## Description of the task
Below are the records; copy each line in them that holds the word "field".
◆ ◆ ◆ ◆ ◆ ◆ ◆
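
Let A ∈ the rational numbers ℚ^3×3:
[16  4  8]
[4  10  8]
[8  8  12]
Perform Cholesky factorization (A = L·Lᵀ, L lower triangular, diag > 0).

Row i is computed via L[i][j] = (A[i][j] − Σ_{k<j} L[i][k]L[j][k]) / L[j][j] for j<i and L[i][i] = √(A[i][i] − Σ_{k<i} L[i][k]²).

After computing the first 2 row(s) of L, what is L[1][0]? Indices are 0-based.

L[1][0] = 1

Step 1: L[0][0] = √(16) = 4.
  L[1][0] = (4) / L[0][0] = 1.
Step 2: L[1][1] = √(9) = 3.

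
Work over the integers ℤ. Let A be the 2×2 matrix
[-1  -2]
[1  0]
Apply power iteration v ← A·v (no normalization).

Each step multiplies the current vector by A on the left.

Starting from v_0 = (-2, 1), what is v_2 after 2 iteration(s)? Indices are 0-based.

v_2 = (4, 0)

v_0 = (-2, 1).
v_1 = A·v_0 = (0, -2).
v_2 = A·v_1 = (4, 0).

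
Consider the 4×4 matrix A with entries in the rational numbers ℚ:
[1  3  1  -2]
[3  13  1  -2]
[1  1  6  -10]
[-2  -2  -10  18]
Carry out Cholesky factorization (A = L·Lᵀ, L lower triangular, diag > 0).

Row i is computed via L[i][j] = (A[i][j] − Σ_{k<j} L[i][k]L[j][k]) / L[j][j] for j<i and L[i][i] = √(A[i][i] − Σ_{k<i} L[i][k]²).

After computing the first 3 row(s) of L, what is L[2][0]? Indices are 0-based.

Step 1: L[0][0] = √(1) = 1.
  L[1][0] = (3) / L[0][0] = 3.
Step 2: L[1][1] = √(4) = 2.
  L[2][0] = (1) / L[0][0] = 1.
  L[2][1] = (-2) / L[1][1] = -1.
Step 3: L[2][2] = √(4) = 2.

L[2][0] = 1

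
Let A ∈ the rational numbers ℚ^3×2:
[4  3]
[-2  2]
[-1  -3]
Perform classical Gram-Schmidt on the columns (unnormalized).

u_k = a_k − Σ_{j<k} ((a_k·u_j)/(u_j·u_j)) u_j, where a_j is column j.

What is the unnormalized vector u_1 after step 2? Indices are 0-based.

u_1 = (19/21, 64/21, -52/21)

Step 1: u_0 = a_0 = (4, -2, -1).
Step 2: u_1 = a_1 − (11/21)·u_0 = (19/21, 64/21, -52/21).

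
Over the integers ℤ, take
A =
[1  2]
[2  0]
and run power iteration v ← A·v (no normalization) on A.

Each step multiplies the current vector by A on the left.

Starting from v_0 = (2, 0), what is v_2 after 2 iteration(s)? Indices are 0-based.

v_0 = (2, 0).
v_1 = A·v_0 = (2, 4).
v_2 = A·v_1 = (10, 4).

v_2 = (10, 4)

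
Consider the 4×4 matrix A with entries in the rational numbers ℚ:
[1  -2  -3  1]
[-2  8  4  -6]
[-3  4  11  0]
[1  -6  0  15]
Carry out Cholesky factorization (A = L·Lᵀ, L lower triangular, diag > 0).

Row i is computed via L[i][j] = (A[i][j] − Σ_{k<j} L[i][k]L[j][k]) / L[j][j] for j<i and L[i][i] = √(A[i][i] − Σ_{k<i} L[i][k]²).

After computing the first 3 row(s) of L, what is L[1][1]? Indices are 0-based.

L[1][1] = 2

Step 1: L[0][0] = √(1) = 1.
  L[1][0] = (-2) / L[0][0] = -2.
Step 2: L[1][1] = √(4) = 2.
  L[2][0] = (-3) / L[0][0] = -3.
  L[2][1] = (-2) / L[1][1] = -1.
Step 3: L[2][2] = √(1) = 1.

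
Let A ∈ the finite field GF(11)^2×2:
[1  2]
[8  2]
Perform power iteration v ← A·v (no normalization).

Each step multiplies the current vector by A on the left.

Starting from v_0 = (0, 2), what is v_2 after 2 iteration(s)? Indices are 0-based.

v_2 = (1, 7)

v_0 = (0, 2).
v_1 = A·v_0 = (4, 4).
v_2 = A·v_1 = (1, 7).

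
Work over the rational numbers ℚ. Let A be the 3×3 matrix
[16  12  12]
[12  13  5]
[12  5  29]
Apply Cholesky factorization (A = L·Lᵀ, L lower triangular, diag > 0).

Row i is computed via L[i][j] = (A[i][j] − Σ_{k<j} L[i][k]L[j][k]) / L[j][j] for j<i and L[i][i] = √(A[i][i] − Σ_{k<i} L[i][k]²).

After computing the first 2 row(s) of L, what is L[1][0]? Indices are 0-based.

L[1][0] = 3

Step 1: L[0][0] = √(16) = 4.
  L[1][0] = (12) / L[0][0] = 3.
Step 2: L[1][1] = √(4) = 2.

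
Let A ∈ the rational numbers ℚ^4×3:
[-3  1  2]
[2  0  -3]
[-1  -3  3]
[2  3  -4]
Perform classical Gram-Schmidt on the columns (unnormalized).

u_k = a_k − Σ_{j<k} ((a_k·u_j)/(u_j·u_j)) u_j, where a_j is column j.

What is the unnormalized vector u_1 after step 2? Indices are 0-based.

Step 1: u_0 = a_0 = (-3, 2, -1, 2).
Step 2: u_1 = a_1 − (1/3)·u_0 = (2, -2/3, -8/3, 7/3).

u_1 = (2, -2/3, -8/3, 7/3)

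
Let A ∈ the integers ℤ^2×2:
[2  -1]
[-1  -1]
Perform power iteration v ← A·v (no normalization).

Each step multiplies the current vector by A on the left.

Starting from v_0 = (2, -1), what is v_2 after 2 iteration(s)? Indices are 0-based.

v_2 = (11, -4)

v_0 = (2, -1).
v_1 = A·v_0 = (5, -1).
v_2 = A·v_1 = (11, -4).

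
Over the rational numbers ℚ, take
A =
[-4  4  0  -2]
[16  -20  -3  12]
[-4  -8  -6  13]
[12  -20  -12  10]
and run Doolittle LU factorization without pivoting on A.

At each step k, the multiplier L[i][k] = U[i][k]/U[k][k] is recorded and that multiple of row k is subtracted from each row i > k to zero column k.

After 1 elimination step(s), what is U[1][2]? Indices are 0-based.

k=0: U[0][0]=-4
  eliminate (1,0): mult=-4, new row 1: (0, -4, -3, 4); set L[1][0]=-4
  eliminate (2,0): mult=1, new row 2: (0, -12, -6, 15); set L[2][0]=1
  eliminate (3,0): mult=-3, new row 3: (0, -8, -12, 4); set L[3][0]=-3

U[1][2] = -3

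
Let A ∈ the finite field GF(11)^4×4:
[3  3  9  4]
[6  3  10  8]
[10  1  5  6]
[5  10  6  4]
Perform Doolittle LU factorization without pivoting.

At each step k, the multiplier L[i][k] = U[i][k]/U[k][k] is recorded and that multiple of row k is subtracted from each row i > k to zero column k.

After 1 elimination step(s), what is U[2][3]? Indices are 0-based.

k=0: U[0][0]=3
  eliminate (1,0): mult=2, new row 1: (0, 8, 3, 0); set L[1][0]=2
  eliminate (2,0): mult=7, new row 2: (0, 2, 8, 0); set L[2][0]=7
  eliminate (3,0): mult=9, new row 3: (0, 5, 2, 1); set L[3][0]=9

U[2][3] = 0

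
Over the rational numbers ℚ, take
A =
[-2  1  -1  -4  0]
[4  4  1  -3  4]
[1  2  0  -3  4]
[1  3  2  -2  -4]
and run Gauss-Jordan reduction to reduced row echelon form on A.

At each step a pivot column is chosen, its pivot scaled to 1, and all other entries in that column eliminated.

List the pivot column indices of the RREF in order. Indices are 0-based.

[1] R0 /= -2  ⇒  (1, -1/2, 1/2, 2, 0)
     R1 -= 4·R0  ⇒  (0, 6, -1, -11, 4)
     R2 -= 1·R0  ⇒  (0, 5/2, -1/2, -5, 4)
     R3 -= 1·R0  ⇒  (0, 7/2, 3/2, -4, -4)
[2] R1 /= 6  ⇒  (0, 1, -1/6, -11/6, 2/3)
     R0 -= -1/2·R1  ⇒  (1, 0, 5/12, 13/12, 1/3)
     R2 -= 5/2·R1  ⇒  (0, 0, -1/12, -5/12, 7/3)
     R3 -= 7/2·R1  ⇒  (0, 0, 25/12, 29/12, -19/3)
[3] R2 /= -1/12  ⇒  (0, 0, 1, 5, -28)
     R0 -= 5/12·R2  ⇒  (1, 0, 0, -1, 12)
     R1 -= -1/6·R2  ⇒  (0, 1, 0, -1, -4)
     R3 -= 25/12·R2  ⇒  (0, 0, 0, -8, 52)
[4] R3 /= -8  ⇒  (0, 0, 0, 1, -13/2)
     R0 -= -1·R3  ⇒  (1, 0, 0, 0, 11/2)
     R1 -= -1·R3  ⇒  (0, 1, 0, 0, -21/2)
     R2 -= 5·R3  ⇒  (0, 0, 1, 0, 9/2)

pivot columns: 0, 1, 2, 3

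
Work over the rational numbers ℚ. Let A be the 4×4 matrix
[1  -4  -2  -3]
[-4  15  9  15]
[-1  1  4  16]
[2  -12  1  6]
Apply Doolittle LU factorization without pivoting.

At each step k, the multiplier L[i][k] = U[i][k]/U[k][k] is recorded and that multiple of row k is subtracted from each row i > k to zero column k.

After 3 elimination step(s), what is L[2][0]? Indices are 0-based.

k=0: U[0][0]=1
  eliminate (1,0): mult=-4, new row 1: (0, -1, 1, 3); set L[1][0]=-4
  eliminate (2,0): mult=-1, new row 2: (0, -3, 2, 13); set L[2][0]=-1
  eliminate (3,0): mult=2, new row 3: (0, -4, 5, 12); set L[3][0]=2
k=1: U[1][1]=-1
  eliminate (2,1): mult=3, new row 2: (0, 0, -1, 4); set L[2][1]=3
  eliminate (3,1): mult=4, new row 3: (0, 0, 1, 0); set L[3][1]=4
k=2: U[2][2]=-1
  eliminate (3,2): mult=-1, new row 3: (0, 0, 0, 4); set L[3][2]=-1

L[2][0] = -1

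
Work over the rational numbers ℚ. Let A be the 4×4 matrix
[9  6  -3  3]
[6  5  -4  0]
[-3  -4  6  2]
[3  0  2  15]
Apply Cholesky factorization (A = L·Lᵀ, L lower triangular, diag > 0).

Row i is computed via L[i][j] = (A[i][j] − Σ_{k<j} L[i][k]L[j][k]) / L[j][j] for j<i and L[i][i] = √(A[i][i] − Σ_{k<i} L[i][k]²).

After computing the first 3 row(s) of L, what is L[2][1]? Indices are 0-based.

L[2][1] = -2

Step 1: L[0][0] = √(9) = 3.
  L[1][0] = (6) / L[0][0] = 2.
Step 2: L[1][1] = √(1) = 1.
  L[2][0] = (-3) / L[0][0] = -1.
  L[2][1] = (-2) / L[1][1] = -2.
Step 3: L[2][2] = √(1) = 1.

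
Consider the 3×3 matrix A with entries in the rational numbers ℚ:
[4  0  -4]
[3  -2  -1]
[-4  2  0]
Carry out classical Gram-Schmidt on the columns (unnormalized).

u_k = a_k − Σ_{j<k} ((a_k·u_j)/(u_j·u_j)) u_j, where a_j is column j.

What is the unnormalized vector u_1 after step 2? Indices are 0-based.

u_1 = (56/41, -40/41, 26/41)

Step 1: u_0 = a_0 = (4, 3, -4).
Step 2: u_1 = a_1 − (-14/41)·u_0 = (56/41, -40/41, 26/41).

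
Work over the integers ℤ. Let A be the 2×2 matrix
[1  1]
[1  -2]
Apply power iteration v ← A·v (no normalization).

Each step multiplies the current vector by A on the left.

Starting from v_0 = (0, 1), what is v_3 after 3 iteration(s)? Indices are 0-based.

v_3 = (4, -11)

v_0 = (0, 1).
v_1 = A·v_0 = (1, -2).
v_2 = A·v_1 = (-1, 5).
v_3 = A·v_2 = (4, -11).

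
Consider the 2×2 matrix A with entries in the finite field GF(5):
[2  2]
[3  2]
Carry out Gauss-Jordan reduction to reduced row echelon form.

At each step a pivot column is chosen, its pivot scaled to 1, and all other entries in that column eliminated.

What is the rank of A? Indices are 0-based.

rank = 2

pivot(0,0)=2: scale R0 → (1, 1)
  clear (1,0): R1 −= (3)R0 → (0, 4)
pivot(1,1)=4: scale R1 → (0, 1)
  clear (0,1): R0 −= (1)R1 → (1, 0)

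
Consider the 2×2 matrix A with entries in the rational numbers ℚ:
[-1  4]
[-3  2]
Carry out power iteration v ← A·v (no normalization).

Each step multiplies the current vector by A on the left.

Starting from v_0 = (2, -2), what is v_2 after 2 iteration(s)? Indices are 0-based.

v_0 = (2, -2).
v_1 = A·v_0 = (-10, -10).
v_2 = A·v_1 = (-30, 10).

v_2 = (-30, 10)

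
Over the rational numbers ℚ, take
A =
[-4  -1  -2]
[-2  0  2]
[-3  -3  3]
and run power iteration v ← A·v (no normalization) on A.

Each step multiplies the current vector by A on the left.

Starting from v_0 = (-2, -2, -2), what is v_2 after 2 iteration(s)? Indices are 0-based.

v_2 = (-68, -16, -24)

v_0 = (-2, -2, -2).
v_1 = A·v_0 = (14, 0, 6).
v_2 = A·v_1 = (-68, -16, -24).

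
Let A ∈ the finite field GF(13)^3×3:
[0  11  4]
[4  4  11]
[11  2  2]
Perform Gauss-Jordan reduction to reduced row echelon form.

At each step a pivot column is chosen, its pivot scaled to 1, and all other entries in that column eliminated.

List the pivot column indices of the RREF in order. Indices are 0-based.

pivot columns: 0, 1, 2

[1] R0 <-> R1
[1] R0 /= 4  ⇒  (1, 1, 6)
     R2 -= 11·R0  ⇒  (0, 4, 1)
[2] R1 /= 11  ⇒  (0, 1, 11)
     R0 -= 1·R1  ⇒  (1, 0, 8)
     R2 -= 4·R1  ⇒  (0, 0, 9)
[3] R2 /= 9  ⇒  (0, 0, 1)
     R0 -= 8·R2  ⇒  (1, 0, 0)
     R1 -= 11·R2  ⇒  (0, 1, 0)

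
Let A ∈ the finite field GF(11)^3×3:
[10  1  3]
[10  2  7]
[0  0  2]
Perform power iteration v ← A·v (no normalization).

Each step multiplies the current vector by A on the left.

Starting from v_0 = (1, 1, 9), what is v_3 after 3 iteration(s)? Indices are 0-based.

v_0 = (1, 1, 9).
v_1 = A·v_0 = (5, 9, 7).
v_2 = A·v_1 = (3, 7, 3).
v_3 = A·v_2 = (2, 10, 6).

v_3 = (2, 10, 6)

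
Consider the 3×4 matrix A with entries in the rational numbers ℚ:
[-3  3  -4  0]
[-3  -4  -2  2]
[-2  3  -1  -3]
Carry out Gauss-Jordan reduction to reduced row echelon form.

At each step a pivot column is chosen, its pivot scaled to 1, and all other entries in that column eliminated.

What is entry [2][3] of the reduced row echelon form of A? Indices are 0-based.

M[2][3] = -57/41

pivot(0,0)=-3: scale R0 → (1, -1, 4/3, 0)
  clear (1,0): R1 −= (-3)R0 → (0, -7, 2, 2)
  clear (2,0): R2 −= (-2)R0 → (0, 1, 5/3, -3)
pivot(1,1)=-7: scale R1 → (0, 1, -2/7, -2/7)
  clear (0,1): R0 −= (-1)R1 → (1, 0, 22/21, -2/7)
  clear (2,1): R2 −= (1)R1 → (0, 0, 41/21, -19/7)
pivot(2,2)=41/21: scale R2 → (0, 0, 1, -57/41)
  clear (0,2): R0 −= (22/21)R2 → (1, 0, 0, 48/41)
  clear (1,2): R1 −= (-2/7)R2 → (0, 1, 0, -28/41)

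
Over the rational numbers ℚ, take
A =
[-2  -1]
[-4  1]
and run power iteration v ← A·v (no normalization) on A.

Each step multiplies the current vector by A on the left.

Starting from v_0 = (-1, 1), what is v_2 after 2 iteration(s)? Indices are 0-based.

v_2 = (-7, 1)

v_0 = (-1, 1).
v_1 = A·v_0 = (1, 5).
v_2 = A·v_1 = (-7, 1).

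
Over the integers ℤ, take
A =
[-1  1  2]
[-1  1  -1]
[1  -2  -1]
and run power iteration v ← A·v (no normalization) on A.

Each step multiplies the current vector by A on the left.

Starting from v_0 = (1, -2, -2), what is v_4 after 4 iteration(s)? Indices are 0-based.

v_4 = (104, 2, -61)

v_0 = (1, -2, -2).
v_1 = A·v_0 = (-7, -1, 7).
v_2 = A·v_1 = (20, -1, -12).
v_3 = A·v_2 = (-45, -9, 34).
v_4 = A·v_3 = (104, 2, -61).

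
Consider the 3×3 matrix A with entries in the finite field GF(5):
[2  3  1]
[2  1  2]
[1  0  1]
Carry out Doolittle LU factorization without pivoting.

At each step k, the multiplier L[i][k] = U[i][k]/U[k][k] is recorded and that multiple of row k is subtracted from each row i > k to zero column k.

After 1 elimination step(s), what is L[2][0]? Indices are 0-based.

L[2][0] = 3

[col 0] pivot 2
  R1 -= 1*R0 → (0, 3, 1)  (L[1][0] := 1)
  R2 -= 3*R0 → (0, 1, 3)  (L[2][0] := 3)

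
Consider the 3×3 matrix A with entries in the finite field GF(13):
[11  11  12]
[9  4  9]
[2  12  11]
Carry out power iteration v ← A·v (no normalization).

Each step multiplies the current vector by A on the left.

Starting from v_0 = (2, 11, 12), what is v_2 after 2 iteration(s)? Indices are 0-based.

v_2 = (1, 7, 11)

v_0 = (2, 11, 12).
v_1 = A·v_0 = (1, 1, 8).
v_2 = A·v_1 = (1, 7, 11).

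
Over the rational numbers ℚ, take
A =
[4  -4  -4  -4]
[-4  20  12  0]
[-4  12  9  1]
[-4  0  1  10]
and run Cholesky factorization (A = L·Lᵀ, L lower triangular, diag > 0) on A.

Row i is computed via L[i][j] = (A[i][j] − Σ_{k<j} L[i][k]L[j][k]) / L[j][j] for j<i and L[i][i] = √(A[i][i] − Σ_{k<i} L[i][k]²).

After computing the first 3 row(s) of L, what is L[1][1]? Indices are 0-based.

L[1][1] = 4

Step 1: L[0][0] = √(4) = 2.
  L[1][0] = (-4) / L[0][0] = -2.
Step 2: L[1][1] = √(16) = 4.
  L[2][0] = (-4) / L[0][0] = -2.
  L[2][1] = (8) / L[1][1] = 2.
Step 3: L[2][2] = √(1) = 1.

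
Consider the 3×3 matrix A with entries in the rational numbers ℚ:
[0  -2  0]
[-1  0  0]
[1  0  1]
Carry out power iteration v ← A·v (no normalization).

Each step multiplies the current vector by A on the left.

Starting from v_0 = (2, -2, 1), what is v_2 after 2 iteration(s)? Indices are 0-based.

v_2 = (4, -4, 7)

v_0 = (2, -2, 1).
v_1 = A·v_0 = (4, -2, 3).
v_2 = A·v_1 = (4, -4, 7).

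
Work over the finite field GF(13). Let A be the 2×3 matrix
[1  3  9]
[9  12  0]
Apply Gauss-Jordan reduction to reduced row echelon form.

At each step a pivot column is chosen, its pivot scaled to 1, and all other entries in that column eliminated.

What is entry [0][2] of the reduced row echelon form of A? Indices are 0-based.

pivot(0,0)=1: scale R0 → (1, 3, 9)
  clear (1,0): R1 −= (9)R0 → (0, 11, 10)
pivot(1,1)=11: scale R1 → (0, 1, 8)
  clear (0,1): R0 −= (3)R1 → (1, 0, 11)

M[0][2] = 11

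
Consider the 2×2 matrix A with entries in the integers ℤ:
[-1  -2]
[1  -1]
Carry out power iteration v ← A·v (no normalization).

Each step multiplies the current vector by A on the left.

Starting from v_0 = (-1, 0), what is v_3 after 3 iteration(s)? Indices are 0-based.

v_0 = (-1, 0).
v_1 = A·v_0 = (1, -1).
v_2 = A·v_1 = (1, 2).
v_3 = A·v_2 = (-5, -1).

v_3 = (-5, -1)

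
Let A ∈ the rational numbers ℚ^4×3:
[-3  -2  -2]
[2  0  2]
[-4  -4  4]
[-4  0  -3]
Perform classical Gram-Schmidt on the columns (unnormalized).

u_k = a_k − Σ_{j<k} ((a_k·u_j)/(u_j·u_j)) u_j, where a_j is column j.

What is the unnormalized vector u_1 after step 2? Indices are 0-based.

Step 1: u_0 = a_0 = (-3, 2, -4, -4).
Step 2: u_1 = a_1 − (22/45)·u_0 = (-8/15, -44/45, -92/45, 88/45).

u_1 = (-8/15, -44/45, -92/45, 88/45)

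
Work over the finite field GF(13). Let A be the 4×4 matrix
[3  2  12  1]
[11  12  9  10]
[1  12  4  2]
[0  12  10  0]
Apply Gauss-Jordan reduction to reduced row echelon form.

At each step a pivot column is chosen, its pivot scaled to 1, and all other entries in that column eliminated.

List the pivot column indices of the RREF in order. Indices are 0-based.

pivot columns: 0, 1, 2, 3

step 1: normalize row 0 (÷3) = (1, 5, 4, 9)
  row 1: subtract 11×row0 = (0, 9, 4, 2)
  row 2: subtract 1×row0 = (0, 7, 0, 6)
step 2: normalize row 1 (÷9) = (0, 1, 12, 6)
  row 0: subtract 5×row1 = (1, 0, 9, 5)
  row 2: subtract 7×row1 = (0, 0, 7, 3)
  row 3: subtract 12×row1 = (0, 0, 9, 6)
step 3: normalize row 2 (÷7) = (0, 0, 1, 6)
  row 0: subtract 9×row2 = (1, 0, 0, 3)
  row 1: subtract 12×row2 = (0, 1, 0, 12)
  row 3: subtract 9×row2 = (0, 0, 0, 4)
step 4: normalize row 3 (÷4) = (0, 0, 0, 1)
  row 0: subtract 3×row3 = (1, 0, 0, 0)
  row 1: subtract 12×row3 = (0, 1, 0, 0)
  row 2: subtract 6×row3 = (0, 0, 1, 0)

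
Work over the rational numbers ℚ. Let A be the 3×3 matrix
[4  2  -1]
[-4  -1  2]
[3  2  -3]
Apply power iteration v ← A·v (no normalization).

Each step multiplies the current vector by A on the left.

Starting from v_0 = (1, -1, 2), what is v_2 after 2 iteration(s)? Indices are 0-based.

v_0 = (1, -1, 2).
v_1 = A·v_0 = (0, 1, -5).
v_2 = A·v_1 = (7, -11, 17).

v_2 = (7, -11, 17)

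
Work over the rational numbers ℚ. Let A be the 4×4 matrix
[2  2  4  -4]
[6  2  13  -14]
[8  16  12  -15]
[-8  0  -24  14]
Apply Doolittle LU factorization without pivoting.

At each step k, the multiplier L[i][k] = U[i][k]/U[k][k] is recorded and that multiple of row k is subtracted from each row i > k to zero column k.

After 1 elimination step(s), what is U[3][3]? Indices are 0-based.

[col 0] pivot 2
  R1 -= 3*R0 → (0, -4, 1, -2)  (L[1][0] := 3)
  R2 -= 4*R0 → (0, 8, -4, 1)  (L[2][0] := 4)
  R3 -= -4*R0 → (0, 8, -8, -2)  (L[3][0] := -4)

U[3][3] = -2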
◆ ◆ ◆ ◆ ◆ ◆ ◆
## Solved problem
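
Let A ∈ the finite field GF(11)^2×2:
Let A ∈ the finite field GF(11)^4×4:
Consider the 2×2 matrix A with entries in the finite field GF(5):
Let A ∈ the finite field GF(13)^3×3:
Let A ∈ the finite field GF(11)^3×3:
Consider the 3×3 matrix A with entries in the finite field GF(5):
Consider the 3×3 matrix A with entries in the finite field GF(13):
Work over the finite field GF(13). Let A be the 2×3 matrix
Work over the finite field GF(13). Let A be the 4×4 matrix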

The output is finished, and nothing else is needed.